### WHAT TO PRODUCE:
Report every line below that has the string "TypeError" in it.

━━━━━ MATERIAL PROVIDED

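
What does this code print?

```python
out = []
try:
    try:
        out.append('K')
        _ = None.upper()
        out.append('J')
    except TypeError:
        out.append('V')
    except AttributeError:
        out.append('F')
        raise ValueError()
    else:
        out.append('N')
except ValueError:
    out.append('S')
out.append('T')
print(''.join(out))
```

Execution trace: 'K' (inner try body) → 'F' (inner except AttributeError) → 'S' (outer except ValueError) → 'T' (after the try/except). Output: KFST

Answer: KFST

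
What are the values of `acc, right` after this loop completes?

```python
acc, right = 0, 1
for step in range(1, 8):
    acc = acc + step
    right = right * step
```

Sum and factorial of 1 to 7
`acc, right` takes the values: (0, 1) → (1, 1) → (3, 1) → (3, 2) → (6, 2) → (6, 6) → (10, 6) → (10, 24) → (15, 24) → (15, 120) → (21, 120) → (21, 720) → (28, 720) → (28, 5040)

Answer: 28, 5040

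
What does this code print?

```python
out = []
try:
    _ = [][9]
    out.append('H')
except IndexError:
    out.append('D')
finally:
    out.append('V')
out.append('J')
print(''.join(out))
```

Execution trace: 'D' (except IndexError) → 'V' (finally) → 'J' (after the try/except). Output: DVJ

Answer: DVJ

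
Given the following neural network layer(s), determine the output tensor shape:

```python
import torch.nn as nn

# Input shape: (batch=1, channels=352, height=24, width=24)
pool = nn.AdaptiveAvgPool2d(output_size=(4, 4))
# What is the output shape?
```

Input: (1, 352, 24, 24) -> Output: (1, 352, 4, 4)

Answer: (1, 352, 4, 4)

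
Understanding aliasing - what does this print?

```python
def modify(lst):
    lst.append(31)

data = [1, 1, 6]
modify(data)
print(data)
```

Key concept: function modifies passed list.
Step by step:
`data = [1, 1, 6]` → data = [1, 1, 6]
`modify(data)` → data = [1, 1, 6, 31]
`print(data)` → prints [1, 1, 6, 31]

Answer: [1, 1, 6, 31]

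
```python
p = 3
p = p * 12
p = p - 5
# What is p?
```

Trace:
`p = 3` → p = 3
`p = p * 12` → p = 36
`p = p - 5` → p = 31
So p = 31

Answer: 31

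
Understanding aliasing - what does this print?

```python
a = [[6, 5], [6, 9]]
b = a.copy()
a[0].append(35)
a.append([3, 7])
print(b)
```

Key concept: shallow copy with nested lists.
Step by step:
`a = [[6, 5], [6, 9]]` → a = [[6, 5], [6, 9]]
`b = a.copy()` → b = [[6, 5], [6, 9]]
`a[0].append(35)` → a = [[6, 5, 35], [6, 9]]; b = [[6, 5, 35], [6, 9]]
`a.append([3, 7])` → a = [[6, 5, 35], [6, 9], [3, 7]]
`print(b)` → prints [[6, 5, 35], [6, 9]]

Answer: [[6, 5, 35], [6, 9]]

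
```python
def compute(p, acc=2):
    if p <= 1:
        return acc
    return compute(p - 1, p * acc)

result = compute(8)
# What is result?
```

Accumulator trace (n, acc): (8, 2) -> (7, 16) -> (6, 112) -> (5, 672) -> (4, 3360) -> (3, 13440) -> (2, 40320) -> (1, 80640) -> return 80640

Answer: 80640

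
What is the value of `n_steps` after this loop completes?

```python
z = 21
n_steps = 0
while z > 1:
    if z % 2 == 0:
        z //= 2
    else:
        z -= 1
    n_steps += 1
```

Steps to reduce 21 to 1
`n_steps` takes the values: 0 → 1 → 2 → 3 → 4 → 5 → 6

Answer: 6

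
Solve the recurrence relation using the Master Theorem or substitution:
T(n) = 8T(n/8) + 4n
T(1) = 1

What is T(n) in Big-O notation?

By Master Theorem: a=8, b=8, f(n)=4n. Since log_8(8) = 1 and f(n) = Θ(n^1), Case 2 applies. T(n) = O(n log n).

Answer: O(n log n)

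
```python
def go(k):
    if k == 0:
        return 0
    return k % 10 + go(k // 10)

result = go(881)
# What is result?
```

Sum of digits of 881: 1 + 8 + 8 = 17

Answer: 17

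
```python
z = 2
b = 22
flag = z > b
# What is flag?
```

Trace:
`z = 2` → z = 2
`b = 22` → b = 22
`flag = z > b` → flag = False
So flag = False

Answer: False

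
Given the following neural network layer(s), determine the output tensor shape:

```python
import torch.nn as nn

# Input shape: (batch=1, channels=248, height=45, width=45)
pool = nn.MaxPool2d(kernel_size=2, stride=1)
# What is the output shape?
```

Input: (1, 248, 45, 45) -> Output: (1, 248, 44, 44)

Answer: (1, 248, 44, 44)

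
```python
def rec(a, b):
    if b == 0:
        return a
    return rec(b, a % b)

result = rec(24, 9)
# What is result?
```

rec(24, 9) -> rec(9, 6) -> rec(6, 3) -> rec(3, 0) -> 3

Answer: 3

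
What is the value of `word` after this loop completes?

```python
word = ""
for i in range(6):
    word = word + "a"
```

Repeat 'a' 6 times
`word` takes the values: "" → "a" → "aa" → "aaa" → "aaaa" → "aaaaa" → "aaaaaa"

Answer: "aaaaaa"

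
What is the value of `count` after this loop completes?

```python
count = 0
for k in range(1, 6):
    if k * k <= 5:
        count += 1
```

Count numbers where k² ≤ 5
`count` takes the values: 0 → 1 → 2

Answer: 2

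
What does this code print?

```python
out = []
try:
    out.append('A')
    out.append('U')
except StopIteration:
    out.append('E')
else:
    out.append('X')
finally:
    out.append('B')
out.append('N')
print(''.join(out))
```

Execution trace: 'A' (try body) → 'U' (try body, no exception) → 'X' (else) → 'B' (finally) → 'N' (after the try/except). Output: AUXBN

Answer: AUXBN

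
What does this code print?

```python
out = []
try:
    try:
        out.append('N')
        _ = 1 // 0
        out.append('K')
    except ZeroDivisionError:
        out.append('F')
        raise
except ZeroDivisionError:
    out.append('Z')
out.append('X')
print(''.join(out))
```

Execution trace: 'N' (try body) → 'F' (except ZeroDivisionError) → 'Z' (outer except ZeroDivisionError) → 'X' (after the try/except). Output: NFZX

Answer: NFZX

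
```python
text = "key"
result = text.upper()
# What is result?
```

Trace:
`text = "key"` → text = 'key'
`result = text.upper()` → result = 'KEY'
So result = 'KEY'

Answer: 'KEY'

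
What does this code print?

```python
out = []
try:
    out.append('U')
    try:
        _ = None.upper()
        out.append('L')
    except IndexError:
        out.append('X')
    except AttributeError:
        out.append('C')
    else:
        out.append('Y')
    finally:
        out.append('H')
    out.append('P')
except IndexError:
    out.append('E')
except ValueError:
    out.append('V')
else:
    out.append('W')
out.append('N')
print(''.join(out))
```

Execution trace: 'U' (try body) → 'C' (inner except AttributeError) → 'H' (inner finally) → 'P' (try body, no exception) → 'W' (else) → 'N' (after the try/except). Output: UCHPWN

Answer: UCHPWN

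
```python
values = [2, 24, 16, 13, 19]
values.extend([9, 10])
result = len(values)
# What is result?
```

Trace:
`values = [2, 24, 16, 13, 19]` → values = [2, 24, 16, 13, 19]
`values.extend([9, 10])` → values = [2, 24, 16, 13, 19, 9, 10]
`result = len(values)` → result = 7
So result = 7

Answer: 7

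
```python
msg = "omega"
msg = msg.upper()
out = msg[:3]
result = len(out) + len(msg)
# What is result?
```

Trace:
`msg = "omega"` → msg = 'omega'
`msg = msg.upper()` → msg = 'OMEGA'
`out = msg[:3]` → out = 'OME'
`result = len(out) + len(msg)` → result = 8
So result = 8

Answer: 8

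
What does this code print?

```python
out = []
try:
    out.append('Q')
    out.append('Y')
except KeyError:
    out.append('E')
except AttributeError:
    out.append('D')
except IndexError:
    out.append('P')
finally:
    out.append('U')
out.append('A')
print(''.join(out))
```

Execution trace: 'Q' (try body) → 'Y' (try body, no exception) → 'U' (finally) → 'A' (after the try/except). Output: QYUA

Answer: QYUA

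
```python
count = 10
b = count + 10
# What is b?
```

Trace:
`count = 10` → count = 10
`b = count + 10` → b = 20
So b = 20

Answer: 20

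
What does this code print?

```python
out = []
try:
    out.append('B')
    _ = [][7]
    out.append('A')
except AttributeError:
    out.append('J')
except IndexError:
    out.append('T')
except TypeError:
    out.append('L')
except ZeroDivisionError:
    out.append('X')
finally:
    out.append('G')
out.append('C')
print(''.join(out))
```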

━━━━━━━━━━

### EXERCISE OUTPUT:
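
    except TypeError:
except TypeError: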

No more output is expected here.